TASK → Taking the entries below from the top, restate each line exactly and end with the line containing "A disc-shaped robot A of radius 4 sits at (-11, -13).".

THE RECORDS →
════
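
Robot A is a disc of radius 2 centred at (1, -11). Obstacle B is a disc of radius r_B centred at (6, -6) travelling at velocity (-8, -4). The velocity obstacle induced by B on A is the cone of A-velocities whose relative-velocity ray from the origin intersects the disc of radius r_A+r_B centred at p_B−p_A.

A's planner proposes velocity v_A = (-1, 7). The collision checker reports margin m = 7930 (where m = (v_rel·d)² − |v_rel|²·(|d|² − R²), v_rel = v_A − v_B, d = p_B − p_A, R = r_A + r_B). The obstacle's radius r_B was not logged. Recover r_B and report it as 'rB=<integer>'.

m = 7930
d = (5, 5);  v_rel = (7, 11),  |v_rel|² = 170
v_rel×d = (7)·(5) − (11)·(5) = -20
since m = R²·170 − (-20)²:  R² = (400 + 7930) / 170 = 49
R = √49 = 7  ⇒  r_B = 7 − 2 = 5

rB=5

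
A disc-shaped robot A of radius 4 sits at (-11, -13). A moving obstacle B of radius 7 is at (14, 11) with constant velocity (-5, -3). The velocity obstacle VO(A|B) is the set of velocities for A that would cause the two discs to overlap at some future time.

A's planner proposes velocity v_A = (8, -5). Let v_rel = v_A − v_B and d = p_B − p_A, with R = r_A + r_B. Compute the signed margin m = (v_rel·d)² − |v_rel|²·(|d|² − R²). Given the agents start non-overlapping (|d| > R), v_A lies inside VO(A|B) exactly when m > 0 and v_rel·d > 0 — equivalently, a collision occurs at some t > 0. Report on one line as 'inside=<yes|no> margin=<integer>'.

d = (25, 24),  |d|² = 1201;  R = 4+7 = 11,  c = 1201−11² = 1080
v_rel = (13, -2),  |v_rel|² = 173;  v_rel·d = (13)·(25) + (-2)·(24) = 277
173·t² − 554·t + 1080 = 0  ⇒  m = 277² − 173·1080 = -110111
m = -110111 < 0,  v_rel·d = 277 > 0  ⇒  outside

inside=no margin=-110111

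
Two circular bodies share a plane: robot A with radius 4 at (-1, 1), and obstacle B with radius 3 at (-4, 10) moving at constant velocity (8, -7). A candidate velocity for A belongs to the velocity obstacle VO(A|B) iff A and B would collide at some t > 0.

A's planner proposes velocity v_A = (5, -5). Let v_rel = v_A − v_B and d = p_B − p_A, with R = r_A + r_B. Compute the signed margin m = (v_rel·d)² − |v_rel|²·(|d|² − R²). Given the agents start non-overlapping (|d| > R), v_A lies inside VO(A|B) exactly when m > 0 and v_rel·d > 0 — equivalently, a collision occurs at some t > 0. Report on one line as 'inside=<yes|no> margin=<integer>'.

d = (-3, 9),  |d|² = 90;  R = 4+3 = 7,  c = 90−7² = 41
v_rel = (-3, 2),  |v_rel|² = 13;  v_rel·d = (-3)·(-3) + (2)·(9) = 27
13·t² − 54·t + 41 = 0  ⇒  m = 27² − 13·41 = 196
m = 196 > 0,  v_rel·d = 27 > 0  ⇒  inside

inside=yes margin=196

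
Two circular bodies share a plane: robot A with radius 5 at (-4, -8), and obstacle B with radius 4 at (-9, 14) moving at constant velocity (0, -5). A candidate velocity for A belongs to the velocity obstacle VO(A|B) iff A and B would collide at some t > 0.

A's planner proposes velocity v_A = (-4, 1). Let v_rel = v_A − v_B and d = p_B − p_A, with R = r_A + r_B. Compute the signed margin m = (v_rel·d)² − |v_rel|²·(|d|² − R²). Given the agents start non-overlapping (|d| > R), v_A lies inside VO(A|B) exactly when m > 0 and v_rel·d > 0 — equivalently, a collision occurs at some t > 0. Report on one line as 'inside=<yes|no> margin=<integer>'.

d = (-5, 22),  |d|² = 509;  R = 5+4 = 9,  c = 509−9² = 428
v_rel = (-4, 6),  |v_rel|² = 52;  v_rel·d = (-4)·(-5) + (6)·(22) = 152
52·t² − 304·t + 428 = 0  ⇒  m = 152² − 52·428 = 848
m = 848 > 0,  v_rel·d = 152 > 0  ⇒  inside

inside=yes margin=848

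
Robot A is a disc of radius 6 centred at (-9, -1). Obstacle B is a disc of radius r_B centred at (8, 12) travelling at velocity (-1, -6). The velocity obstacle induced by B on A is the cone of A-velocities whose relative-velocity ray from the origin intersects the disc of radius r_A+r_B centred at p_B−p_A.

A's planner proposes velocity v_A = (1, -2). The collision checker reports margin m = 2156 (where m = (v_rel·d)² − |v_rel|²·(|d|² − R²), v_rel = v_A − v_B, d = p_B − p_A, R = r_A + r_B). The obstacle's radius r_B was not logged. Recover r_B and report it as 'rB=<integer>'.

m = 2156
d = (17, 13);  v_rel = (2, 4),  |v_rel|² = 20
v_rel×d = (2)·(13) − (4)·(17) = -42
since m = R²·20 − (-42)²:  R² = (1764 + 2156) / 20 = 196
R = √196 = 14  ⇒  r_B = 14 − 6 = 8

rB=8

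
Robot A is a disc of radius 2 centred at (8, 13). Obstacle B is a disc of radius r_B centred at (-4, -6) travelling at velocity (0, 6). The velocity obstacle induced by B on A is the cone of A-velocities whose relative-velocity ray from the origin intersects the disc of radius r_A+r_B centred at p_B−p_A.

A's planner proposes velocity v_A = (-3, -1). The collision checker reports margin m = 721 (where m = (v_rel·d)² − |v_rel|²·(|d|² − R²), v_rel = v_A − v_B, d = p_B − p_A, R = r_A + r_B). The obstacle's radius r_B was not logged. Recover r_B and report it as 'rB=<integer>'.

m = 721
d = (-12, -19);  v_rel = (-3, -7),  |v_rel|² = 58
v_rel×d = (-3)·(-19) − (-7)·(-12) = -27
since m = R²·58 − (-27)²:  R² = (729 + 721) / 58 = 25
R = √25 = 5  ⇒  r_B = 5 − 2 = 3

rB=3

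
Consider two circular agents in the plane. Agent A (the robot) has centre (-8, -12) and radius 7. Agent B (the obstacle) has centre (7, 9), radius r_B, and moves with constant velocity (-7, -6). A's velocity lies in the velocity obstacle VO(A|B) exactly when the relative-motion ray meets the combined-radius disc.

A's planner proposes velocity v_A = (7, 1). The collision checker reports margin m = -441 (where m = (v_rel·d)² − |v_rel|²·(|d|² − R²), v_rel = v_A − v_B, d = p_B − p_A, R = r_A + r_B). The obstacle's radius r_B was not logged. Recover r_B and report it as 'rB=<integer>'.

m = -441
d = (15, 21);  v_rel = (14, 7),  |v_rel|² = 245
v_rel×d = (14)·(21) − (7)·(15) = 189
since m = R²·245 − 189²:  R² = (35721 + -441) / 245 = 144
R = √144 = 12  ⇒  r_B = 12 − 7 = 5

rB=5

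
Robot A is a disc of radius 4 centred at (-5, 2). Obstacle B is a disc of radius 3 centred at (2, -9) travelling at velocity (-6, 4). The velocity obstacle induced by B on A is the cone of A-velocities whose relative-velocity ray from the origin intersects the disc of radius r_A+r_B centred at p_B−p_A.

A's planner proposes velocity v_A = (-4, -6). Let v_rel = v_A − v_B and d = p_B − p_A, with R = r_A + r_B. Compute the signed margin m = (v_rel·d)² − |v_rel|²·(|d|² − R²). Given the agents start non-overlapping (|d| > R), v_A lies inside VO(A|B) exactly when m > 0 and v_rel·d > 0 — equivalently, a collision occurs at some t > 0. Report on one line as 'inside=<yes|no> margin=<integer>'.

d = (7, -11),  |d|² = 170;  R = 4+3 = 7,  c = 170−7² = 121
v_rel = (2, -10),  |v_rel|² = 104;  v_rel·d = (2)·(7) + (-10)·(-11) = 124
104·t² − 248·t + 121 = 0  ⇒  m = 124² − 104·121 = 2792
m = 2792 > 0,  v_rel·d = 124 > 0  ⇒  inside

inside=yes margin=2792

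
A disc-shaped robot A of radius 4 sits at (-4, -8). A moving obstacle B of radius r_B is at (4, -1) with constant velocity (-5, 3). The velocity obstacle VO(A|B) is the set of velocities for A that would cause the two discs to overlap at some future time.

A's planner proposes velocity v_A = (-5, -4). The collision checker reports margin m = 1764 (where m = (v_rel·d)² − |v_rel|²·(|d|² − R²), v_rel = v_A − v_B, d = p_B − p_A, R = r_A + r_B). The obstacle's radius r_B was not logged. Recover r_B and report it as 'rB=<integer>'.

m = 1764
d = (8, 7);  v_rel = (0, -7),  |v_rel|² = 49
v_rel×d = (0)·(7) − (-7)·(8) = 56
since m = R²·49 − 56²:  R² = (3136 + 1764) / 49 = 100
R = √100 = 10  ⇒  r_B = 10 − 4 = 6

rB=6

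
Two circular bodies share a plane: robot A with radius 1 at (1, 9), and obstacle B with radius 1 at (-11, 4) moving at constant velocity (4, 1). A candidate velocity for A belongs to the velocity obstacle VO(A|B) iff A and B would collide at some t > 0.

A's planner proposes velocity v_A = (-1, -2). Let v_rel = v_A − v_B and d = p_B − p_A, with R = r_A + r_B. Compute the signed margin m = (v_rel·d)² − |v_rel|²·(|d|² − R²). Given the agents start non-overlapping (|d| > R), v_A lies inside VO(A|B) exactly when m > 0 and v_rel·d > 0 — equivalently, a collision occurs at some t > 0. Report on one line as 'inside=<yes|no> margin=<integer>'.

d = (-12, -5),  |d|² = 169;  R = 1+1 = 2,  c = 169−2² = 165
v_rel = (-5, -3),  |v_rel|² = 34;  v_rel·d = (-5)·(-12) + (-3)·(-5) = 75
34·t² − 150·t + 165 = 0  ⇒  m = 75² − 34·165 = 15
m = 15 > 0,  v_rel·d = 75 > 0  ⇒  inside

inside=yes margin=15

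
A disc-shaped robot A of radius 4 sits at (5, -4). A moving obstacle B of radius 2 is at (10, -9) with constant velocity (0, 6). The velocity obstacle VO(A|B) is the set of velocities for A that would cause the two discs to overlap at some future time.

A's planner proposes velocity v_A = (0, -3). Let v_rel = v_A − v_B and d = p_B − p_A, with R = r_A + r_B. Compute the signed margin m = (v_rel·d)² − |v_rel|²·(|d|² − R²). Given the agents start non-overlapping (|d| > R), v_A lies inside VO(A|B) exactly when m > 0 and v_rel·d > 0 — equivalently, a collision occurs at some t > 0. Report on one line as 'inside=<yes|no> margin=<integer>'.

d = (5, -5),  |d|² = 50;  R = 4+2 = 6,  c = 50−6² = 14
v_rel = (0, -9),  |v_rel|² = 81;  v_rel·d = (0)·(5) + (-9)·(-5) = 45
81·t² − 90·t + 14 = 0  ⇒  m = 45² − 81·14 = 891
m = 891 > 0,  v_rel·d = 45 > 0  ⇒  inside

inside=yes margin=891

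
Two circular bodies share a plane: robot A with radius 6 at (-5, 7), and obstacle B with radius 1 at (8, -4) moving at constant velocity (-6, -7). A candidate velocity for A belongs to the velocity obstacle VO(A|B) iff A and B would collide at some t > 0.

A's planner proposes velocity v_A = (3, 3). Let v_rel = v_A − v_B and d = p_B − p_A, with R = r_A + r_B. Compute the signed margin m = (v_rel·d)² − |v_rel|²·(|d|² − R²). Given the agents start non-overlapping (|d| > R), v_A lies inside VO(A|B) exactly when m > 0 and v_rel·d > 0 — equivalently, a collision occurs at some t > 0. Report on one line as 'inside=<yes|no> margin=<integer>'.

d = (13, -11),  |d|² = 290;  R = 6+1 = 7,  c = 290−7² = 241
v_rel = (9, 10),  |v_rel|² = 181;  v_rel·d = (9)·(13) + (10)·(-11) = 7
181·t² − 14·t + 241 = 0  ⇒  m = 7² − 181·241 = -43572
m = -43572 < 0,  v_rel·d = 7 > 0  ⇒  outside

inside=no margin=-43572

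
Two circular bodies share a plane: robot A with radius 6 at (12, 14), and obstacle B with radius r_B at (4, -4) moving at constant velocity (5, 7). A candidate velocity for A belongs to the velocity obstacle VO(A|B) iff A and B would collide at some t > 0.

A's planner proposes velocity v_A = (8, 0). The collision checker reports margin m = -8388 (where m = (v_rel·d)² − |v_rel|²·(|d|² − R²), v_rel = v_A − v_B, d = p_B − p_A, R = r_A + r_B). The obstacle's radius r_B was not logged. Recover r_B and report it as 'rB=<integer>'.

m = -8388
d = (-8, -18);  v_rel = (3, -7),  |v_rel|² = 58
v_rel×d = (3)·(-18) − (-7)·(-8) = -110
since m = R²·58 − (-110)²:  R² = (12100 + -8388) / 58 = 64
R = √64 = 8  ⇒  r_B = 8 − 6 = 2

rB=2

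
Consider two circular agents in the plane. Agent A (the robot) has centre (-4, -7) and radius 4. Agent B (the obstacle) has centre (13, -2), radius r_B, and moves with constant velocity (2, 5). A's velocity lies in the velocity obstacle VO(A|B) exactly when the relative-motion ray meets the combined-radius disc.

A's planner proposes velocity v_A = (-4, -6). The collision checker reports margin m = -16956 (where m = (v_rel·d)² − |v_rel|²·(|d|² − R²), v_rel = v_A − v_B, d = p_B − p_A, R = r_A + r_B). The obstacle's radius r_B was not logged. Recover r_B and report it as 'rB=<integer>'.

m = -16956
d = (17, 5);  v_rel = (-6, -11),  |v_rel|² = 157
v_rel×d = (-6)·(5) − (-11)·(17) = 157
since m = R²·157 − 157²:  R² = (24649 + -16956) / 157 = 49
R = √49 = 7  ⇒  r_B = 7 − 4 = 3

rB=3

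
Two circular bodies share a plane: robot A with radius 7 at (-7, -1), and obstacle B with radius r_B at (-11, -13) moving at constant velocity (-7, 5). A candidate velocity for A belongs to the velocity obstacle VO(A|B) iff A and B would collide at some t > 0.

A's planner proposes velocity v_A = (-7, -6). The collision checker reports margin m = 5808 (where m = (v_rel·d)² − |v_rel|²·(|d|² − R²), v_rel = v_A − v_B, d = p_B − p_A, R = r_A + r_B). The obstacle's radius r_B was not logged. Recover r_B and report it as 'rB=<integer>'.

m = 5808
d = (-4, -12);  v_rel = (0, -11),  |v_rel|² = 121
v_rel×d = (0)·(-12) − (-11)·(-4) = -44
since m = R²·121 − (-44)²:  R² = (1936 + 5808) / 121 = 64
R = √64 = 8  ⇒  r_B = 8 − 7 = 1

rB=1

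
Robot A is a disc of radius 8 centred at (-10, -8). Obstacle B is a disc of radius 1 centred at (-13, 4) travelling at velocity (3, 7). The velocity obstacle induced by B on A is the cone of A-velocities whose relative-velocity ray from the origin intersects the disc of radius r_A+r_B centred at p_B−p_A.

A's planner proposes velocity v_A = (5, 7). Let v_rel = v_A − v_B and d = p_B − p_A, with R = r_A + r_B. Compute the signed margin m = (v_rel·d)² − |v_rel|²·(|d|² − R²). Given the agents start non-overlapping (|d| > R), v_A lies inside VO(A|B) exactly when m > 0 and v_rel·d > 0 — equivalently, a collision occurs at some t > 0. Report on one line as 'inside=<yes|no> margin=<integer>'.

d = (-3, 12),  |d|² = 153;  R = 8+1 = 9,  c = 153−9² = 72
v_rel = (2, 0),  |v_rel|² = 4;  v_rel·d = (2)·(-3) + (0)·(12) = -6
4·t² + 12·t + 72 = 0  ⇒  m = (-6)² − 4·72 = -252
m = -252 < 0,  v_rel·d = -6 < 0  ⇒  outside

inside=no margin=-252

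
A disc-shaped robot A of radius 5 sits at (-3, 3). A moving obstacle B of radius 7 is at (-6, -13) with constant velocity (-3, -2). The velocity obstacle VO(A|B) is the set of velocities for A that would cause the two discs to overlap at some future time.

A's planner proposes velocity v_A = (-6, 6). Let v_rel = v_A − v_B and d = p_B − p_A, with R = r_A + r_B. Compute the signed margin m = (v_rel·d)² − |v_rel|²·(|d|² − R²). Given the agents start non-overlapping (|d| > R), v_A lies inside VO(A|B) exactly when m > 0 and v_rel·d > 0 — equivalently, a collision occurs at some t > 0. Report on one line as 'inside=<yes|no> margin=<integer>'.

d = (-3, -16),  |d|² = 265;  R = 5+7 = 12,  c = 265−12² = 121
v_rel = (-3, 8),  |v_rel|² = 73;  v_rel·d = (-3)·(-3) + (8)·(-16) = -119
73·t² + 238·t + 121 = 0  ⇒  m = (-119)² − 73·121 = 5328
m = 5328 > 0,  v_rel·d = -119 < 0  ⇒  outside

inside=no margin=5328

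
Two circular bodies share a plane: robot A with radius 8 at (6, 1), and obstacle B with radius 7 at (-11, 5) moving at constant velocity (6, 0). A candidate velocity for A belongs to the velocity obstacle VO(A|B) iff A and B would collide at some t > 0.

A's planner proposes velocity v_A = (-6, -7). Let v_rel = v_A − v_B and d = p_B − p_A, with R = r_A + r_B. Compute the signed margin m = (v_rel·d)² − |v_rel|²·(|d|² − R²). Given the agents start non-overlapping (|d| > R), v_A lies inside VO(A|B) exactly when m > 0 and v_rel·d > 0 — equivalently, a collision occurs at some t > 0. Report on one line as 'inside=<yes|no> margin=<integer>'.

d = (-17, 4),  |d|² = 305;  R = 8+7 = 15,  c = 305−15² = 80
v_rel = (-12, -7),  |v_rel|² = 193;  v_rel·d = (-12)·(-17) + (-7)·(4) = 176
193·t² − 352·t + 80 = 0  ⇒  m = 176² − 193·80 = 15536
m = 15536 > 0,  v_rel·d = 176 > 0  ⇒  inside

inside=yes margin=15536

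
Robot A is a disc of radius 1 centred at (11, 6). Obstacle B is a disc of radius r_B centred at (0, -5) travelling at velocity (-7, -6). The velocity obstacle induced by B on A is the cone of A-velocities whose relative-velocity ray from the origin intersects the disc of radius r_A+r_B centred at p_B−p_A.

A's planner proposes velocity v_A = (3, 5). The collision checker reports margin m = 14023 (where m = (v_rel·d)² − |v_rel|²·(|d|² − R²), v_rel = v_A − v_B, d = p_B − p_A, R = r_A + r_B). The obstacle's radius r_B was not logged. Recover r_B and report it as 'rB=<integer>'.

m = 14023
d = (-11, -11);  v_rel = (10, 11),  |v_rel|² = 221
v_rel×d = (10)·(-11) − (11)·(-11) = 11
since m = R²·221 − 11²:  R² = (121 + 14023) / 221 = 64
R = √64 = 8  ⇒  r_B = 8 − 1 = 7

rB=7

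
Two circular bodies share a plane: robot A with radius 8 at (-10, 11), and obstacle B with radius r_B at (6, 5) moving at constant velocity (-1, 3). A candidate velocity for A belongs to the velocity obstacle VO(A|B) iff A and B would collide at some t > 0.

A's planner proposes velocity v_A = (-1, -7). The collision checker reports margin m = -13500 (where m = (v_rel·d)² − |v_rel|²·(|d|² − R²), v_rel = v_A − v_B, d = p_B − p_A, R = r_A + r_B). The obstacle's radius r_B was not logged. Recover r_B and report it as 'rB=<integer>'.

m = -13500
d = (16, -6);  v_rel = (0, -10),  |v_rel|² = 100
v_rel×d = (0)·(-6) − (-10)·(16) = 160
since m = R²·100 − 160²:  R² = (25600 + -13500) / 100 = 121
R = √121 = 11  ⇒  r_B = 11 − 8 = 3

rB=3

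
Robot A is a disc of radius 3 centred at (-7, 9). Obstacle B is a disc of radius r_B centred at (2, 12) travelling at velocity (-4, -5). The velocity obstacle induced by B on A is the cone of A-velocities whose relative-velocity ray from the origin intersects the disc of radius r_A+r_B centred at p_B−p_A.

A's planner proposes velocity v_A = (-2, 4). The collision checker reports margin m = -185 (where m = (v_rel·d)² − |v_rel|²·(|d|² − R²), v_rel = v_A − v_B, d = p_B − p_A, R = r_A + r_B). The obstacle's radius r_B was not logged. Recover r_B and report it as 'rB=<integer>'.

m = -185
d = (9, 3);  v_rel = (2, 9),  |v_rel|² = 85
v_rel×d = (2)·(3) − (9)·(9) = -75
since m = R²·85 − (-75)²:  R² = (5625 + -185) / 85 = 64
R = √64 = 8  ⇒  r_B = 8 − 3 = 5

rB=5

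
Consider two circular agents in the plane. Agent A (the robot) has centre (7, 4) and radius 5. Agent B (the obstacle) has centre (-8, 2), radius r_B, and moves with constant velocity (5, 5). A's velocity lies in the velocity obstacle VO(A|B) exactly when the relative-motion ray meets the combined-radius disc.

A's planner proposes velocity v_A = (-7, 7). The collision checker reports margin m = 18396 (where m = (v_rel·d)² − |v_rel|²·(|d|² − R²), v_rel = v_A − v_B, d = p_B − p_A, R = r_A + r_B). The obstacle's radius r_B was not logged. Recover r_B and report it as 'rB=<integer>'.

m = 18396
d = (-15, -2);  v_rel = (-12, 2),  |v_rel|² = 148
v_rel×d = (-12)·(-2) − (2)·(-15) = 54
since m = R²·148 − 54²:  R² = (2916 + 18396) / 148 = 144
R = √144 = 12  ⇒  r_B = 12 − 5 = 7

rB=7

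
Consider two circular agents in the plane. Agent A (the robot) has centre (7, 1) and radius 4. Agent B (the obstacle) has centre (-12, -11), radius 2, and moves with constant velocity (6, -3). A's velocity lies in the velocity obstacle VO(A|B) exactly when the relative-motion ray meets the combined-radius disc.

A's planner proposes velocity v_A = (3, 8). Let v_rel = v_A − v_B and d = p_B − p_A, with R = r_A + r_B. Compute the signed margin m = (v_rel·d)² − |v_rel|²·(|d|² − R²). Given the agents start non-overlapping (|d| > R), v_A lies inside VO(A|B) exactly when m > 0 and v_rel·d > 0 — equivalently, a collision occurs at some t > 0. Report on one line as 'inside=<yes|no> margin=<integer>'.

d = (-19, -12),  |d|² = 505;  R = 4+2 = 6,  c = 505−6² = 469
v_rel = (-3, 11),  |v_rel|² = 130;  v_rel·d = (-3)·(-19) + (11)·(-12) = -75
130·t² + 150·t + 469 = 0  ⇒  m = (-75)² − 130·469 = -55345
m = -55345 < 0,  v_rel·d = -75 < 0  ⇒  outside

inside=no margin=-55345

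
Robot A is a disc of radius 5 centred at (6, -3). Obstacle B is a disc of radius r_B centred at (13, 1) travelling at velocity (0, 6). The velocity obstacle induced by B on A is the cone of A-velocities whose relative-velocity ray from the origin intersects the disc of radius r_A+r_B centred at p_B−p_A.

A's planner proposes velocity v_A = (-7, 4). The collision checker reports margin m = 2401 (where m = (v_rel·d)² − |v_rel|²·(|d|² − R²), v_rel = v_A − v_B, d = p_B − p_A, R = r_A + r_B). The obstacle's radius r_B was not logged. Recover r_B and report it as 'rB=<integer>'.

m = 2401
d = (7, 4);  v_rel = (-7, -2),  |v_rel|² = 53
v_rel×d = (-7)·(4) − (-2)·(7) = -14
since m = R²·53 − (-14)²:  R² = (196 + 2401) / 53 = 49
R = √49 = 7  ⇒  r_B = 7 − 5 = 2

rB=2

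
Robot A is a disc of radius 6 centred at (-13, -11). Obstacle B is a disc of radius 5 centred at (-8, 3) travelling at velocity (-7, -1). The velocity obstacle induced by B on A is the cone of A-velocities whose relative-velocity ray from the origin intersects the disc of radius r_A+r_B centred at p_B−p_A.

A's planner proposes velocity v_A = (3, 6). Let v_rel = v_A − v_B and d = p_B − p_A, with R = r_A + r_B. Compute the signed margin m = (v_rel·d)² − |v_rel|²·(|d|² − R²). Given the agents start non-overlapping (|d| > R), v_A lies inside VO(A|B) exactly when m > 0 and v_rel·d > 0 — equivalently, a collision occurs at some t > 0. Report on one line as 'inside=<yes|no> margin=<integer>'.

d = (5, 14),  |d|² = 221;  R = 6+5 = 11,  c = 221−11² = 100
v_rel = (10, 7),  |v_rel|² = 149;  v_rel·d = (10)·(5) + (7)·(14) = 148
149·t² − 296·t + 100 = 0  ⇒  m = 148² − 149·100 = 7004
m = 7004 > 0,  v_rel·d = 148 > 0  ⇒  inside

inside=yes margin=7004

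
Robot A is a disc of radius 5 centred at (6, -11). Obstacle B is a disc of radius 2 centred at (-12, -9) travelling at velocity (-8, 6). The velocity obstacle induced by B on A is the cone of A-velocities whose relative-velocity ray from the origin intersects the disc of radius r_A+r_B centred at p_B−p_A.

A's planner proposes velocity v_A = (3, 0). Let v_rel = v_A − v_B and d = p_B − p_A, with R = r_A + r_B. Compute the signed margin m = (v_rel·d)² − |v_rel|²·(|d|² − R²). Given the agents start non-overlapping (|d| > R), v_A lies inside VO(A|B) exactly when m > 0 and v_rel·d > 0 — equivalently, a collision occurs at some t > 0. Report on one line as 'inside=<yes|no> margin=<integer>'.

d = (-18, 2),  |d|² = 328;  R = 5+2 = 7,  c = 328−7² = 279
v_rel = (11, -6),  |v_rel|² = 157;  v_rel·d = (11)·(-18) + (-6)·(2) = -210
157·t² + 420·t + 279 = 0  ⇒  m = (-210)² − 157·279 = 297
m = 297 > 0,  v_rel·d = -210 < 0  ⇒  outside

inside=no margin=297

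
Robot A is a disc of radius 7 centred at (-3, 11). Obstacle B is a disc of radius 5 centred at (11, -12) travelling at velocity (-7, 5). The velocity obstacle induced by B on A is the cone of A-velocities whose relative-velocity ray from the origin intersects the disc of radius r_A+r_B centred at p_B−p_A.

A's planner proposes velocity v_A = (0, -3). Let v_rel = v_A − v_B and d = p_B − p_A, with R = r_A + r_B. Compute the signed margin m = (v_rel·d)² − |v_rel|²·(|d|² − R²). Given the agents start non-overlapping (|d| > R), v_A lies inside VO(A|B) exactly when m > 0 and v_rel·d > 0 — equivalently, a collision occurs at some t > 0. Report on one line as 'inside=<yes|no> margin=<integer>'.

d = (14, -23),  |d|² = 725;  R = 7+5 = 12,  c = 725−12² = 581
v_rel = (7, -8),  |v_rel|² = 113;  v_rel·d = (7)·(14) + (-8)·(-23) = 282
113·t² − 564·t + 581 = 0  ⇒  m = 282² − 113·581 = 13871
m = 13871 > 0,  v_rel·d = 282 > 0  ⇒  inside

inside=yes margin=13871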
════
REPLY →
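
Robot A is a disc of radius 2 centred at (1, -11). Obstacle B is a disc of radius r_B centred at (6, -6) travelling at velocity (-8, -4). The velocity obstacle induced by B on A is the cone of A-velocities whose relative-velocity ray from the origin intersects the disc of radius r_A+r_B centred at p_B−p_A.

A's planner proposes velocity v_A = (-1, 7). The collision checker reports margin m = 7930 (where m = (v_rel·d)² − |v_rel|²·(|d|² − R²), v_rel = v_A − v_B, d = p_B − p_A, R = r_A + r_B). The obstacle's radius r_B was not logged. Recover r_B and report it as 'rB=<integer>'.

m = 7930
d = (5, 5);  v_rel = (7, 11),  |v_rel|² = 170
v_rel×d = (7)·(5) − (11)·(5) = -20
since m = R²·170 − (-20)²:  R² = (400 + 7930) / 170 = 49
R = √49 = 7  ⇒  r_B = 7 − 2 = 5

rB=5

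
A disc-shaped robot A of radius 4 sits at (-11, -13). A moving obstacle B of radius 7 is at (14, 11) with constant velocity (-5, -3). The velocity obstacle VO(A|B) is the set of velocities for A that would cause the two discs to overlap at some future time.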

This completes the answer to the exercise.